### EXTRACTED DATA
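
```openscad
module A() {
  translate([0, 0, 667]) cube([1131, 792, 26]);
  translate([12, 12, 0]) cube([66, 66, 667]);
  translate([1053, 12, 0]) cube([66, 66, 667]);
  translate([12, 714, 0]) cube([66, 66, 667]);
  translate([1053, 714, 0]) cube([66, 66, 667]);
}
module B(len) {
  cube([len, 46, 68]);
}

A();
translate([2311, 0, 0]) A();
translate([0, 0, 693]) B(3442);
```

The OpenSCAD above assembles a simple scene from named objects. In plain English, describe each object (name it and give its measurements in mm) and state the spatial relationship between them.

A is a rectangular dining table. The top is 1131×792×26 mm with its upper surface at z = 693 mm. It stands on four 66×66 mm square legs, each inset 12 mm from the nearest pair of top edges, running from the floor to the underside of the top.

B is a rectangular beam 3442 mm long (x), 46 mm deep (y), 68 mm thick (z).

The beam spans the tops of two tables placed 1180 mm apart, resting at z = 693 mm.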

### GOAL OF THE EXERCISE
Scan the entries above for the string "cube" and copy each line that contains it.

### PROBLEM SOLUTION
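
  translate([0, 0, 667]) cube([1131, 792, 26]);
  translate([12, 12, 0]) cube([66, 66, 667]);
  translate([1053, 12, 0]) cube([66, 66, 667]);
  translate([12, 714, 0]) cube([66, 66, 667]);
  translate([1053, 714, 0]) cube([66, 66, 667]);
  cube([len, 46, 68]);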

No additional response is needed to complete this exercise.